> _EXERCISE INSTRUCTIONS_
Output the line containing "In the market for vaccines, both", then every remaining line of the entries below, exactly as written and with no other text.

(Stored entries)
BEGIN
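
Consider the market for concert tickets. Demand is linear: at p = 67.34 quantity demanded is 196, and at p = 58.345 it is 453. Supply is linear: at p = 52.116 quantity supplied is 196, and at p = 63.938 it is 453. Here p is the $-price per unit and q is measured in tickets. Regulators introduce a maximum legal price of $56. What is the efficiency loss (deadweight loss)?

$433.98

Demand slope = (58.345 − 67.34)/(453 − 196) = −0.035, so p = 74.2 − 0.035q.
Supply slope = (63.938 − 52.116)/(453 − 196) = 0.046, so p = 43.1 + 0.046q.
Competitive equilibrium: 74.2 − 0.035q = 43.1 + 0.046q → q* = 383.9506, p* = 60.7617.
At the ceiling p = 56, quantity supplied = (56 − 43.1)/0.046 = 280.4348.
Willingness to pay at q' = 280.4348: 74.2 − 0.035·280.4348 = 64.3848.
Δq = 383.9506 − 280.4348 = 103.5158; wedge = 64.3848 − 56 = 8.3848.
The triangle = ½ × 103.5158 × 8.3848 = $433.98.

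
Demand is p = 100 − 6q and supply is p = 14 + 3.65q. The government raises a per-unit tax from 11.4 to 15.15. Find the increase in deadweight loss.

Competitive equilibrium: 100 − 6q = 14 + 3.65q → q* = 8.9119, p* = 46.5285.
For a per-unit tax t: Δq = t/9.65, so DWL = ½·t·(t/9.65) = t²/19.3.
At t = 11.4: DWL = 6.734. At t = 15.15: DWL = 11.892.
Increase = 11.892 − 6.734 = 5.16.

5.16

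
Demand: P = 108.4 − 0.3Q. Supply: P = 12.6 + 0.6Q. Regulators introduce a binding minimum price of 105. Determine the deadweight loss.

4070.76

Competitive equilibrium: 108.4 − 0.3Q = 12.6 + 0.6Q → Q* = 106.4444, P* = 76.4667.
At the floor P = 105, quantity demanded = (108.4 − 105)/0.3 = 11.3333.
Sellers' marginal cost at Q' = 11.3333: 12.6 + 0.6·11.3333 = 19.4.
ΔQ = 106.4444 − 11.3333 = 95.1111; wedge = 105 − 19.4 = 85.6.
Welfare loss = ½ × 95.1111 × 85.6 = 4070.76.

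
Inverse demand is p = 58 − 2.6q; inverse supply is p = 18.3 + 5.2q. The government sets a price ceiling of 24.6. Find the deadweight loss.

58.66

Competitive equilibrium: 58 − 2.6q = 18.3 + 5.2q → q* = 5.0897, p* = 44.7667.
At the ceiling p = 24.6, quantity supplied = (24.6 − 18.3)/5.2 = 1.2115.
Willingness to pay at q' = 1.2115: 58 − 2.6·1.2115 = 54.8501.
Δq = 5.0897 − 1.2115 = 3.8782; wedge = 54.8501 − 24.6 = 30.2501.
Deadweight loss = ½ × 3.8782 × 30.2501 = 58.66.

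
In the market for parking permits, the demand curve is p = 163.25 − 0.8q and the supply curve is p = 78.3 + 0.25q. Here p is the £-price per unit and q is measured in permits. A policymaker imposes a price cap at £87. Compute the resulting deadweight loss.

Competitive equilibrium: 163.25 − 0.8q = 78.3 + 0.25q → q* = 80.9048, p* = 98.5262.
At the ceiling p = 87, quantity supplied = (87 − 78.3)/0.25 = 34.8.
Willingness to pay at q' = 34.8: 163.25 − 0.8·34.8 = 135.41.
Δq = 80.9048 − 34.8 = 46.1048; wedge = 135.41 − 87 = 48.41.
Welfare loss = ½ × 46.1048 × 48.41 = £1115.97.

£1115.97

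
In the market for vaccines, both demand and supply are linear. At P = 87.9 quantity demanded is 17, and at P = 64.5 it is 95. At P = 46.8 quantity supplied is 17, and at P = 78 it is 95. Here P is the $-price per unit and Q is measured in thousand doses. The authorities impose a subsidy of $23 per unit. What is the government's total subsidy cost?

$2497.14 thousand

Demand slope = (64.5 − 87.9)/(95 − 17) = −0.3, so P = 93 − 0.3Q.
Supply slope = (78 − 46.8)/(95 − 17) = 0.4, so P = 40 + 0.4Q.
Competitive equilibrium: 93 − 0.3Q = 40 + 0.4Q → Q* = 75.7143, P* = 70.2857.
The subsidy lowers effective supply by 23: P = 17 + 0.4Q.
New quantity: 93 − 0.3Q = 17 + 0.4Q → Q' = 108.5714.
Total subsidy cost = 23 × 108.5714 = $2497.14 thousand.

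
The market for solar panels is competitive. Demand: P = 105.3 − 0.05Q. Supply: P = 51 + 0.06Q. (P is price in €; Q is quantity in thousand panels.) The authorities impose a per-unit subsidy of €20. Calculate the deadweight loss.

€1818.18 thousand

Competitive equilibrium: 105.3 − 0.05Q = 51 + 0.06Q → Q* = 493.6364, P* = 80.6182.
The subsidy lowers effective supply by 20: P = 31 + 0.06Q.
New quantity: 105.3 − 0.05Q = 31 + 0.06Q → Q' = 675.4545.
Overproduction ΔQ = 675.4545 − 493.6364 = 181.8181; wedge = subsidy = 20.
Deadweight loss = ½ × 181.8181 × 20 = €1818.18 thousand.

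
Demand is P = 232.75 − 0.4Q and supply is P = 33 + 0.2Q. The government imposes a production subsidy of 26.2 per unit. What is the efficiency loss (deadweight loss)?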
END
> _ANSWER TO THIS PROBLEM_
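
In the market for vaccines, both demand and supply are linear. At P = 87.9 quantity demanded is 17, and at P = 64.5 it is 95. At P = 46.8 quantity supplied is 17, and at P = 78 it is 95. Here P is the $-price per unit and Q is measured in thousand doses. The authorities impose a subsidy of $23 per unit. What is the government's total subsidy cost?

$2497.14 thousand

Demand slope = (64.5 − 87.9)/(95 − 17) = −0.3, so P = 93 − 0.3Q.
Supply slope = (78 − 46.8)/(95 − 17) = 0.4, so P = 40 + 0.4Q.
Competitive equilibrium: 93 − 0.3Q = 40 + 0.4Q → Q* = 75.7143, P* = 70.2857.
The subsidy lowers effective supply by 23: P = 17 + 0.4Q.
New quantity: 93 − 0.3Q = 17 + 0.4Q → Q' = 108.5714.
Total subsidy cost = 23 × 108.5714 = $2497.14 thousand.

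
The market for solar panels is competitive. Demand: P = 105.3 − 0.05Q. Supply: P = 51 + 0.06Q. (P is price in €; Q is quantity in thousand panels.) The authorities impose a per-unit subsidy of €20. Calculate the deadweight loss.

€1818.18 thousand

Competitive equilibrium: 105.3 − 0.05Q = 51 + 0.06Q → Q* = 493.6364, P* = 80.6182.
The subsidy lowers effective supply by 20: P = 31 + 0.06Q.
New quantity: 105.3 − 0.05Q = 31 + 0.06Q → Q' = 675.4545.
Overproduction ΔQ = 675.4545 − 493.6364 = 181.8181; wedge = subsidy = 20.
Deadweight loss = ½ × 181.8181 × 20 = €1818.18 thousand.

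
Demand is P = 232.75 − 0.4Q and supply is P = 33 + 0.2Q. The government imposes a production subsidy of 26.2 per unit. What is the efficiency loss (deadweight loss)?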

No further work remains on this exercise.